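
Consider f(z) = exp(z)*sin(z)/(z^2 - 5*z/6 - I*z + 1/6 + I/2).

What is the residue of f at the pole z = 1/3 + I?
Write f(z) = P(z)/Q(z) with P(z) = exp(z)*sin(z) and Q(z) = z^2 - 5*z/6 - I*z + 1/6 + I/2.
The denominator factors as Q(z) = (z - 1/3 - I)*(z - 1/2), so z = 1/3 + I is a simple zero of Q and P is analytic there; z = 1/3 + I is therefore a simple pole and
  Res(f, z₀) = P(z₀)/Q'(z₀).

Q'(z) = 2*z - 5/6 - I, so Q'(1/3 + I) = -1/6 + I.
P(1/3 + I) = exp(1/3 + I)*sin(1/3 + I).

Res(f, 1/3 + I) = (exp(1/3 + I)*sin(1/3 + I))/(-1/6 + I) = (-6/37 - 36*I/37)*exp(1/3 + I)*sin(1/3 + I)

Final answer: (-6/37 - 36*I/37)*exp(1/3 + I)*sin(1/3 + I)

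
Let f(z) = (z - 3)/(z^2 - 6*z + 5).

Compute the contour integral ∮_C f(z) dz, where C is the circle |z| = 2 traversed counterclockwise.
I*pi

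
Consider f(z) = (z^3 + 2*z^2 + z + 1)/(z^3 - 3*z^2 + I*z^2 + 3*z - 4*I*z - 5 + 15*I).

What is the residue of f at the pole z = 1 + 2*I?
56/65 - 79*I/130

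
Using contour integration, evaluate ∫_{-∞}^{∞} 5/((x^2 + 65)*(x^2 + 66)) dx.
Let f(z) = 5/((z^2 + 65)*(z^2 + 66)). The denominator has no real zeros and deg Q - deg P = 4 ≥ 2, so the integral of f over the upper semicircle |z| = R tends to 0 as R → ∞. Closing the contour in the upper half-plane,
  ∫_{-∞}^{∞} f(x) dx = 2πi · Σ Res(f, z_k)  over the poles with Im z_k > 0.

Zeros of the denominator: z^2 + 66 = 0 gives z = ±sqrt(66)*I; z^2 + 65 = 0 gives z = ±sqrt(65)*I.
Upper half-plane: z = sqrt(65)*I, z = sqrt(66)*I (simple).

Each pole is a simple zero of Q(z) = z^4 + 131*z^2 + 4290, so Res(f, z₀) = P(z₀)/Q'(z₀) with P(z) = 5, Q'(z) = 4*z^3 + 262*z:
  Res(f, sqrt(65)*I) = (5)/(2*sqrt(65)*I) = -sqrt(65)*I/26
  Res(f, sqrt(66)*I) = (5)/(-2*sqrt(66)*I) = 5*sqrt(66)*I/132

Sum of residues: I*(-66*sqrt(65) + 65*sqrt(66))/1716
∫_{-∞}^{∞} f(x) dx = 2πi · (I*(-66*sqrt(65) + 65*sqrt(66))/1716) = pi*(-65*sqrt(66) + 66*sqrt(65))/858

Final answer: pi*(-65*sqrt(66) + 66*sqrt(65))/858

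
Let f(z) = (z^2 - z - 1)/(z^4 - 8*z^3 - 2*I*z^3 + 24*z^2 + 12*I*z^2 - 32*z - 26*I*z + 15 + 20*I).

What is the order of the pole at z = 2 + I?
3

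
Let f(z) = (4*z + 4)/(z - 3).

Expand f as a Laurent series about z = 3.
Put w = z - (3), i.e. z = w + 3. The denominator is w, so it suffices to rewrite the numerator in powers of w.

P(z) = 4*z + 4
P(w + 3) = 16 + 4*w

Dividing each term by w:
  f = 16/w + 4

Substituting back w = z - 3:
  f(z) = 16/(z - 3) + 4

The series is finite because the numerator is a polynomial; the negative powers form the principal part, and the coefficient of 1/(z - 3) gives Res(f, 3) = 16.

Final answer: 16/(z - 3) + 4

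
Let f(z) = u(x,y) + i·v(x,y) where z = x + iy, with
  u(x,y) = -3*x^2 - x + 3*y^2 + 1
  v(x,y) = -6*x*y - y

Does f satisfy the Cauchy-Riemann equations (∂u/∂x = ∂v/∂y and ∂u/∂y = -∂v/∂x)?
∂u/∂x = -6*x - 1
∂v/∂y = -6*x - 1
∂u/∂y = 6*y
∂v/∂x = -6*y
∂u/∂x = ∂v/∂y and ∂u/∂y = -∂v/∂x hold identically; f is analytic.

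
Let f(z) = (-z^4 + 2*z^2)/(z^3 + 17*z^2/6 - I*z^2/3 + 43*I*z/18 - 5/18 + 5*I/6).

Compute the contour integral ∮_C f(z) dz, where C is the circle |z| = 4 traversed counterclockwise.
pi*(-77/9 - 71*I/6)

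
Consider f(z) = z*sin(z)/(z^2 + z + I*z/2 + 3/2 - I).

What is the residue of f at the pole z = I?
Write f(z) = P(z)/Q(z) with P(z) = z*sin(z) and Q(z) = z^2 + z + I*z/2 + 3/2 - I.
The denominator factors as Q(z) = (z + 1 + 3*I/2)*(z - I), so z = I is a simple zero of Q and P is analytic there; z = I is therefore a simple pole and
  Res(f, z₀) = P(z₀)/Q'(z₀).

Q'(z) = 2*z + 1 + I/2, so Q'(I) = 1 + 5*I/2.
P(I) = -sinh(1).

Res(f, I) = (-sinh(1))/(1 + 5*I/2) = (-4/29 + 10*I/29)*sinh(1)

Final answer: (-4/29 + 10*I/29)*sinh(1)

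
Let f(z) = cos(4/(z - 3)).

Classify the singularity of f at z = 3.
essential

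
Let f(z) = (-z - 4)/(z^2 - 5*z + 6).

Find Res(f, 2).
Write f(z) = P(z)/Q(z) with P(z) = -z - 4 and Q(z) = z^2 - 5*z + 6.
The denominator factors as Q(z) = (z - 2)*(z - 3), so z = 2 is a simple zero of Q and P is analytic there; z = 2 is therefore a simple pole and
  Res(f, z₀) = P(z₀)/Q'(z₀).

Q'(z) = 2*z - 5, so Q'(2) = -1.
P(2) = -6.

Res(f, 2) = (-6)/(-1) = 6

Final answer: 6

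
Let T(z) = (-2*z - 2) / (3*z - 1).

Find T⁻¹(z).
Set w = T(z) = (-2*z - 2) / (3*z - 1) and solve for z:
  w*(3*z - 1) = -2*z - 2
  -w + z*(3*w + 2) + 2 = 0
  z*(3*w + 2) = w - 2
  z = (2 - w)/(-3*w - 2)
Renaming the variable, T⁻¹(z) = (-z + 2)/(-3*z - 2) = (z - 2)/(3*z + 2).
(Check: ad - bc = 8 ≠ 0, so T is invertible.)

Final answer: (z - 2)/(3*z + 2)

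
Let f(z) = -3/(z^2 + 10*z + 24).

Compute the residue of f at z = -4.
Write f(z) = P(z)/Q(z) with P(z) = -3 and Q(z) = z^2 + 10*z + 24.
The denominator factors as Q(z) = (z + 6)*(z + 4), so z = -4 is a simple zero of Q and P is analytic there; z = -4 is therefore a simple pole and
  Res(f, z₀) = P(z₀)/Q'(z₀).

Q'(z) = 2*z + 10, so Q'(-4) = 2.
P(-4) = -3.

Res(f, -4) = (-3)/(2) = -3/2

Final answer: -3/2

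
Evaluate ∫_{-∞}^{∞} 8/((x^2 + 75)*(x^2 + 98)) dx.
Let f(z) = 8/((z^2 + 75)*(z^2 + 98)). The denominator has no real zeros and deg Q - deg P = 4 ≥ 2, so the integral of f over the upper semicircle |z| = R tends to 0 as R → ∞. Closing the contour in the upper half-plane,
  ∫_{-∞}^{∞} f(x) dx = 2πi · Σ Res(f, z_k)  over the poles with Im z_k > 0.

Zeros of the denominator: z^2 + 98 = 0 gives z = ±7*sqrt(2)*I; z^2 + 75 = 0 gives z = ±5*sqrt(3)*I.
Upper half-plane: z = 7*sqrt(2)*I, z = 5*sqrt(3)*I (simple).

Each pole is a simple zero of Q(z) = z^4 + 173*z^2 + 7350, so Res(f, z₀) = P(z₀)/Q'(z₀) with P(z) = 8, Q'(z) = 4*z^3 + 346*z:
  Res(f, 7*sqrt(2)*I) = (8)/(-322*sqrt(2)*I) = 2*sqrt(2)*I/161
  Res(f, 5*sqrt(3)*I) = (8)/(230*sqrt(3)*I) = -4*sqrt(3)*I/345

Sum of residues: 2*I*(-14*sqrt(3) + 15*sqrt(2))/2415
∫_{-∞}^{∞} f(x) dx = 2πi · (2*I*(-14*sqrt(3) + 15*sqrt(2))/2415) = 4*pi*(-15*sqrt(2) + 14*sqrt(3))/2415

Final answer: 4*pi*(-15*sqrt(2) + 14*sqrt(3))/2415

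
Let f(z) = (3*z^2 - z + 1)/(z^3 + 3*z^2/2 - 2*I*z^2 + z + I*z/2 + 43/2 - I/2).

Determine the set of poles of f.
{-3 + I, 1/2 + 3*I, 1 - 2*I}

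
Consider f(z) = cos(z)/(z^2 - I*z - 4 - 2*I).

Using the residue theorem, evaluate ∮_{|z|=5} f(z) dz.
pi*(2/17 + 8*I/17)*cos(2 + I) + pi*(-2/17 - 8*I/17)*cos(2)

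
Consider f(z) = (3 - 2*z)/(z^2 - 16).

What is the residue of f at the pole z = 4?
Write f(z) = P(z)/Q(z) with P(z) = 3 - 2*z and Q(z) = z^2 - 16.
The denominator factors as Q(z) = (z + 4)*(z - 4), so z = 4 is a simple zero of Q and P is analytic there; z = 4 is therefore a simple pole and
  Res(f, z₀) = P(z₀)/Q'(z₀).

Q'(z) = 2*z, so Q'(4) = 8.
P(4) = -5.

Res(f, 4) = (-5)/(8) = -5/8

Final answer: -5/8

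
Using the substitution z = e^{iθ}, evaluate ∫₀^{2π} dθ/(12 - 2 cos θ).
Call the integral J. The integrand is 2π-periodic and we integrate over a full period, so shifting θ does not change the value (θ → θ + π flips the sign of the trig term). Hence
  J = ∫₀^{2π} dθ/(12 + 2 cos θ).
Put z = e^{iθ}: then cos θ = (z + 1/z)/2, dθ = dz/(iz), and z runs once counterclockwise around |z| = 1:
  J = ∮_{|z|=1} 1/(12 + 2*(z + 1/z)/2) · dz/(iz) = (2/i) ∮_{|z|=1} dz/(2*z^2 + 24*z + 2).
The roots of 2*z^2 + 24*z + 2 are z = (-12 ± sqrt(12^2 - 2^2))/2, with sqrt(140) = 2*sqrt(35); their product is 1, so only z₊ = -6 + sqrt(35) lies inside the unit circle (z₋ = -6 - sqrt(35) lies outside).
z₊ is a simple zero of q(z) = 2*z^2 + 24*z + 2, so Res(1/q, z₊) = 1/q'(z₊) with q'(z) = 4*z + 24; and q'(z₊) = 2*(z₊ - z₋) = 4*sqrt(35).
Therefore J = (2/i) · 2πi · 1/(4*sqrt(35)) = 2*pi/(2*sqrt(35)) = sqrt(35)*pi/35

Final answer: sqrt(35)*pi/35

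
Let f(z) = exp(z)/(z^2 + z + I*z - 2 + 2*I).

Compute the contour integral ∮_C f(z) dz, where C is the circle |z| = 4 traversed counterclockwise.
By the residue theorem, ∮_C f(z) dz = 2πi · (sum of the residues of f at the poles inside |z| = 4).

The denominator factors as (z + 2)*(z - 1 + I), so the singularities of f are simple poles at z = -2, z = 1 - I.
  |-2|² = 4 < 16 = 4², so this pole is inside the contour.
  |1 - I|² = 2 < 16 = 4², so this pole is inside the contour.

With P(z) = exp(z) and Q(z) = z^2 + z + I*z - 2 + 2*I, each pole is simple, so Res(f, z₀) = P(z₀)/Q'(z₀) with Q'(z) = 2*z + 1 + I.
  Res(f, -2) = P(-2)/Q'(-2) = (exp(-2))/(-3 + I) = (-3/10 - I/10)*exp(-2)
  Res(f, 1 - I) = P(1 - I)/Q'(1 - I) = (exp(1 - I))/(3 - I) = (3/10 + I/10)*exp(1 - I)

Sum of residues inside C: (3/10 + I/10)*exp(1 - I) + (-3/10 - I/10)*exp(-2)
∮_C f(z) dz = 2πi · ((3/10 + I/10)*exp(1 - I) + (-3/10 - I/10)*exp(-2)) = pi*(1/5 - 3*I/5)*exp(-2) + pi*(-1/5 + 3*I/5)*exp(1 - I)

Final answer: pi*(1/5 - 3*I/5)*exp(-2) + pi*(-1/5 + 3*I/5)*exp(1 - I)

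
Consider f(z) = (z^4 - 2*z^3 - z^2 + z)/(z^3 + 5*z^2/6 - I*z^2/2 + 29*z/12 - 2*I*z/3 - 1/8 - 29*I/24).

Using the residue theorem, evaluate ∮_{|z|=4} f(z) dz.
pi*(7/3 - 47*I/18)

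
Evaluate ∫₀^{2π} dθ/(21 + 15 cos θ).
Let J = ∫₀^{2π} dθ/(21 + 15 cos θ).
Put z = e^{iθ}: then cos θ = (z + 1/z)/2, dθ = dz/(iz), and z runs once counterclockwise around |z| = 1:
  J = ∮_{|z|=1} 1/(21 + 15*(z + 1/z)/2) · dz/(iz) = (2/i) ∮_{|z|=1} dz/(15*z^2 + 42*z + 15).
The roots of 15*z^2 + 42*z + 15 are z = (-21 ± sqrt(21^2 - 15^2))/15, with sqrt(216) = 6*sqrt(6); their product is 1, so only z₊ = -7/5 + 2*sqrt(6)/5 lies inside the unit circle (z₋ = -7/5 - 2*sqrt(6)/5 lies outside).
z₊ is a simple zero of q(z) = 15*z^2 + 42*z + 15, so Res(1/q, z₊) = 1/q'(z₊) with q'(z) = 30*z + 42; and q'(z₊) = 15*(z₊ - z₋) = 12*sqrt(6).
Therefore J = (2/i) · 2πi · 1/(12*sqrt(6)) = 2*pi/(6*sqrt(6)) = sqrt(6)*pi/18

Final answer: sqrt(6)*pi/18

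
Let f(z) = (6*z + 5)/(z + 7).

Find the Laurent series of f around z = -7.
Put w = z - (-7), i.e. z = w - 7. The denominator is w, so it suffices to rewrite the numerator in powers of w.

P(z) = 6*z + 5
P(w - 7) = -37 + 6*w

Dividing each term by w:
  f = -37/w + 6

Substituting back w = z + 7:
  f(z) = -37/(z + 7) + 6

The series is finite because the numerator is a polynomial; the negative powers form the principal part, and the coefficient of 1/(z + 7) gives Res(f, -7) = -37.

Final answer: -37/(z + 7) + 6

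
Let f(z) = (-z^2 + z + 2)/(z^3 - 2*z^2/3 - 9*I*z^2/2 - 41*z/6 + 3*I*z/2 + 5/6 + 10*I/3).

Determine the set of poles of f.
The singularities of f are the zeros of the denominator. Factoring,
  z^3 - 2*z^2/3 - 9*I*z^2/2 - 41*z/6 + 3*I*z/2 + 5/6 + 10*I/3 = (z + 1/3 - 3*I/2)*(z - 1 - 2*I)*(z - I)
so the candidates are z = -1/3 + 3*I/2, z = 1 + 2*I, z = I.

Check the numerator P(z) = -z^2 + z + 2 at each one:
  P(-1/3 + 3*I/2) = 137/36 + 5*I/2 ≠ 0, so z = -1/3 + 3*I/2 is a (simple) pole.
  P(1 + 2*I) = 6 - 2*I ≠ 0, so z = 1 + 2*I is a (simple) pole.
  P(I) = 3 + I ≠ 0, so z = I is a (simple) pole.

Poles of f: {-1/3 + 3*I/2, I, 1 + 2*I}

Final answer: {-1/3 + 3*I/2, I, 1 + 2*I}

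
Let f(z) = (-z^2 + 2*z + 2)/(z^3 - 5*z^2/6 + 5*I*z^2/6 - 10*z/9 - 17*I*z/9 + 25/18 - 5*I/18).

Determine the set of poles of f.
The singularities of f are the zeros of the denominator. Factoring,
  z^3 - 5*z^2/6 + 5*I*z^2/6 - 10*z/9 - 17*I*z/9 + 25/18 - 5*I/18 = (z - 1/3 + 2*I/3)*(z + 1 + 2*I/3)*(z - 3/2 - I/2)
so the candidates are z = 1/3 - 2*I/3, z = -1 - 2*I/3, z = 3/2 + I/2.

Check the numerator P(z) = -z^2 + 2*z + 2 at each one:
  P(1/3 - 2*I/3) = 3 - 8*I/9 ≠ 0, so z = 1/3 - 2*I/3 is a (simple) pole.
  P(-1 - 2*I/3) = -5/9 - 8*I/3 ≠ 0, so z = -1 - 2*I/3 is a (simple) pole.
  P(3/2 + I/2) = 3 - I/2 ≠ 0, so z = 3/2 + I/2 is a (simple) pole.

Poles of f: {-1 - 2*I/3, 1/3 - 2*I/3, 3/2 + I/2}

Final answer: {-1 - 2*I/3, 1/3 - 2*I/3, 3/2 + I/2}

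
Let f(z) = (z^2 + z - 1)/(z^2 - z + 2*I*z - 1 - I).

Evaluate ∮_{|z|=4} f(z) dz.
By the residue theorem, ∮_C f(z) dz = 2πi · (sum of the residues of f at the poles inside |z| = 4).

The denominator factors as (z + I)*(z - 1 + I), so the singularities of f are simple poles at z = -I, z = 1 - I.
  |-I|² = 1 < 16 = 4², so this pole is inside the contour.
  |1 - I|² = 2 < 16 = 4², so this pole is inside the contour.

With P(z) = z^2 + z - 1 and Q(z) = z^2 - z + 2*I*z - 1 - I, each pole is simple, so Res(f, z₀) = P(z₀)/Q'(z₀) with Q'(z) = 2*z - 1 + 2*I.
  Res(f, -I) = P(-I)/Q'(-I) = (-2 - I)/(-1) = 2 + I
  Res(f, 1 - I) = P(1 - I)/Q'(1 - I) = (-3*I)/(1) = -3*I

Sum of residues inside C: 2 - 2*I
∮_C f(z) dz = 2πi · (2 - 2*I) = pi*(4 + 4*I)

Final answer: pi*(4 + 4*I)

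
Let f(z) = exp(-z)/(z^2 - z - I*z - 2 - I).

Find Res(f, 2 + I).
Write f(z) = P(z)/Q(z) with P(z) = exp(-z) and Q(z) = z^2 - z - I*z - 2 - I.
The denominator factors as Q(z) = (z - 2 - I)*(z + 1), so z = 2 + I is a simple zero of Q and P is analytic there; z = 2 + I is therefore a simple pole and
  Res(f, z₀) = P(z₀)/Q'(z₀).

Q'(z) = 2*z - 1 - I, so Q'(2 + I) = 3 + I.
P(2 + I) = exp(-2 - I).

Res(f, 2 + I) = (exp(-2 - I))/(3 + I) = (3/10 - I/10)*exp(-2 - I)

Final answer: (3/10 - I/10)*exp(-2 - I)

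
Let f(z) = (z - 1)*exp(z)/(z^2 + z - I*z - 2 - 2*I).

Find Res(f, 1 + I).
(1/10 + 3*I/10)*exp(1 + I)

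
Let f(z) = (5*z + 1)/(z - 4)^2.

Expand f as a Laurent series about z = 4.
Put w = z - (4), i.e. z = w + 4. The denominator is w^2, so it suffices to rewrite the numerator in powers of w.

P(z) = 5*z + 1
P(w + 4) = 21 + 5*w

Dividing each term by w^2:
  f = 21/w^2 + 5/w

Substituting back w = z - 4:
  f(z) = 21/(z - 4)^2 + 5/(z - 4)

The series is finite because the numerator is a polynomial; the negative powers form the principal part, and the coefficient of 1/(z - 4) gives Res(f, 4) = 5.

Final answer: 21/(z - 4)^2 + 5/(z - 4)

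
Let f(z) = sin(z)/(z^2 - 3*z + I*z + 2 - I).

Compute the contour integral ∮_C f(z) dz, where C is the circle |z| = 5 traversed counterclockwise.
By the residue theorem, ∮_C f(z) dz = 2πi · (sum of the residues of f at the poles inside |z| = 5).

The denominator factors as (z - 1)*(z - 2 + I), so the singularities of f are simple poles at z = 1, z = 2 - I.
  |1|² = 1 < 25 = 5², so this pole is inside the contour.
  |2 - I|² = 5 < 25 = 5², so this pole is inside the contour.

With P(z) = sin(z) and Q(z) = z^2 - 3*z + I*z + 2 - I, each pole is simple, so Res(f, z₀) = P(z₀)/Q'(z₀) with Q'(z) = 2*z - 3 + I.
  Res(f, 1) = P(1)/Q'(1) = (sin(1))/(-1 + I) = (-1/2 - I/2)*sin(1)
  Res(f, 2 - I) = P(2 - I)/Q'(2 - I) = (sin(2 - I))/(1 - I) = (1/2 + I/2)*sin(2 - I)

Sum of residues inside C: (-1/2 - I/2)*sin(1) + (1/2 + I/2)*sin(2 - I)
∮_C f(z) dz = 2πi · ((-1/2 - I/2)*sin(1) + (1/2 + I/2)*sin(2 - I)) = pi*(1 - I)*sin(1) + pi*(-1 + I)*sin(2 - I)

Final answer: pi*(1 - I)*sin(1) + pi*(-1 + I)*sin(2 - I)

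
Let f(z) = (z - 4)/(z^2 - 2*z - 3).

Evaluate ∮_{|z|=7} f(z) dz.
By the residue theorem, ∮_C f(z) dz = 2πi · (sum of the residues of f at the poles inside |z| = 7).

The denominator factors as (z - 3)*(z + 1), so the singularities of f are simple poles at z = 3, z = -1.
  |3|² = 9 < 49 = 7², so this pole is inside the contour.
  |-1|² = 1 < 49 = 7², so this pole is inside the contour.

With P(z) = z - 4 and Q(z) = z^2 - 2*z - 3, each pole is simple, so Res(f, z₀) = P(z₀)/Q'(z₀) with Q'(z) = 2*z - 2.
  Res(f, 3) = P(3)/Q'(3) = (-1)/(4) = -1/4
  Res(f, -1) = P(-1)/Q'(-1) = (-5)/(-4) = 5/4

Sum of residues inside C: 1
∮_C f(z) dz = 2πi · (1) = 2*I*pi

Final answer: 2*I*pi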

■ WORK REQUEST ■
From the material above, copy each line that includes the word "Consider".

■ FINAL ANSWER ■
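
Consider f(z) = exp(z)*sin(z)/(z^2 - 5*z/6 - I*z + 1/6 + I/2).
Consider f(z) = (z^3 + 2*z^2 + z + 1)/(z^3 - 3*z^2 + I*z^2 + 3*z - 4*I*z - 5 + 15*I).
Consider f(z) = z*sin(z)/(z^2 + z + I*z/2 + 3/2 - I).
Consider f(z) = cos(z)/(z^2 - I*z - 4 - 2*I).
Consider f(z) = (3 - 2*z)/(z^2 - 16).
Consider f(z) = (z^4 - 2*z^3 - z^2 + z)/(z^3 + 5*z^2/6 - I*z^2/2 + 29*z/12 - 2*I*z/3 - 1/8 - 29*I/24).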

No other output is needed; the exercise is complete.